§ **What is expected**
Within the records, which lines hold the string "dissolved"? Report each one by copying it.

(Data for the task Opens)

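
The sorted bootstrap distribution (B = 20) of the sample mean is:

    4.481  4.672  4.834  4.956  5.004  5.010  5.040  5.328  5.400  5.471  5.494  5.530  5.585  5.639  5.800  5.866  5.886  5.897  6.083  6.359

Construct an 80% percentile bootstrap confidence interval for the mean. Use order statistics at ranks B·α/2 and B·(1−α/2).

(4.672, 5.897)

α = 0.20; lower rank = 20 × 0.100 = 2; upper rank = 20 × 0.900 = 18.
The 2nd smallest replicate is 4.672; the 18th is 5.897.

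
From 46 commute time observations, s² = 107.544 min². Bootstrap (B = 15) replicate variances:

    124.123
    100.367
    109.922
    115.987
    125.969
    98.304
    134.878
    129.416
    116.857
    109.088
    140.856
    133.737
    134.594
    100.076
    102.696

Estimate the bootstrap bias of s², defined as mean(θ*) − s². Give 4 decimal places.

bias = +10.9140

mean(θ*) = (124.123 + 100.367 + 109.922 + 115.987 + 125.969 + 98.304 + 134.878 + 129.416 + 116.857 + 109.088 + 140.856 + 133.737 + 134.594 + 100.076 + 102.696) / 15 = 118.45800
bias = 118.45800 − 107.544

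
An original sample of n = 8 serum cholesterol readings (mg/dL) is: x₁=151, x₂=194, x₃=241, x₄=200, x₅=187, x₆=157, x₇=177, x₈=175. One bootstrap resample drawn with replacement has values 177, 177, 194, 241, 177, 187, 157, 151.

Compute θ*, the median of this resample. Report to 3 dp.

Sorted: 151, 157, 177, 177, 177, 187, 194, 241
Median = average of the two middle values = 177.000

θ* = 177.000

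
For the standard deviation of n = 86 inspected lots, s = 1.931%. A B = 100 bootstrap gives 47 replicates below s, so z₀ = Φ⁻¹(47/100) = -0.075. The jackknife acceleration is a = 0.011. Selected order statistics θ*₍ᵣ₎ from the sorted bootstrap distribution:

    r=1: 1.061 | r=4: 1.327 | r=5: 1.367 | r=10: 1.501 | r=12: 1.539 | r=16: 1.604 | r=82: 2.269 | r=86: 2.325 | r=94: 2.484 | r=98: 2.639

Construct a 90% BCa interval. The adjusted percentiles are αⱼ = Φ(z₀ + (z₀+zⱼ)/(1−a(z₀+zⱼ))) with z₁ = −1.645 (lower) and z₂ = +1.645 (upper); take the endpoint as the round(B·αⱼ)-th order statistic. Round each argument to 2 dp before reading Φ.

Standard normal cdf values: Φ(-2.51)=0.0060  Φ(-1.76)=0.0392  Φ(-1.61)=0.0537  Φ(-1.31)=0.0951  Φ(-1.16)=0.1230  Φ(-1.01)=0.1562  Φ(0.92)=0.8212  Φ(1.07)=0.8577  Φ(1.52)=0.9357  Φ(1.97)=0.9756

(1.327, 2.484)

Lower: z₀ + z₁ = -0.075 + (-1.645) = -1.720; 1 − a(z₀+z₁) = 1 − (0.011)(-1.720) = 1.0189; argument = -0.075 + (-1.720)/1.0189 = -1.7631 → -1.76.
α₁ = Φ(-1.76) = 0.0392; rank = round(100 × 0.0392) = 4; θ*₍4₎ = 1.327.
Upper: z₀ + z₂ = 1.570; 1 − a(z₀+z₂) = 0.9827; argument = 1.5226 → 1.52; α₂ = 0.9357; rank = 94; θ*₍94₎ = 2.484.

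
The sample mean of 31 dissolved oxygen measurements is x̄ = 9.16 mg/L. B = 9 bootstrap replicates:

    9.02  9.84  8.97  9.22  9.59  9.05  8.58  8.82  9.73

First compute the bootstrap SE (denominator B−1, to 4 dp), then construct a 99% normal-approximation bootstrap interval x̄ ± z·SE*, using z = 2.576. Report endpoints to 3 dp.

(8.052, 10.268)

Mean of replicates = 9.2022; sum of squared deviations = 1.4796; SE* = √(1.4796/8) = 0.4301
Margin = 2.576 × 0.4301 = 1.1079
Interval: 9.16 ± 1.1079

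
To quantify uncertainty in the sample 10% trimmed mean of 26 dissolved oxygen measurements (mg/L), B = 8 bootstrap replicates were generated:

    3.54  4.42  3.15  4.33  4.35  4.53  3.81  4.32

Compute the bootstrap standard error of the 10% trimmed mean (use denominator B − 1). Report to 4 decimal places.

SE* = 0.4980

Bootstrap SE is the standard deviation of the 8 replicate 10% trimmed means.
Mean of replicates: (3.54 + 4.42 + 3.15 + 4.33 + 4.35 + 4.53 + 3.81 + 4.32) / 8 = 32.45000 / 8 = 4.05625
Sum of squared deviations: (−0.51625)² + (+0.36375)² + (−0.90625)² + (+0.27375)² + (+0.29375)² + (+0.47375)² + (−0.24625)² + (+0.26375)² = 1.73599
Variance = 1.73599 / 7 = 0.24800
SE* = √0.24800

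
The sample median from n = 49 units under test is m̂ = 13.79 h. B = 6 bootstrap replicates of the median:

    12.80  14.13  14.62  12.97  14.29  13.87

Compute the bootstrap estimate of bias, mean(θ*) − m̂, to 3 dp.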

(Data for the task Closes)

§ **Response**
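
The sample mean of 31 dissolved oxygen measurements is x̄ = 9.16 mg/L. B = 9 bootstrap replicates:
To quantify uncertainty in the sample 10% trimmed mean of 26 dissolved oxygen measurements (mg/L), B = 8 bootstrap replicates were generated: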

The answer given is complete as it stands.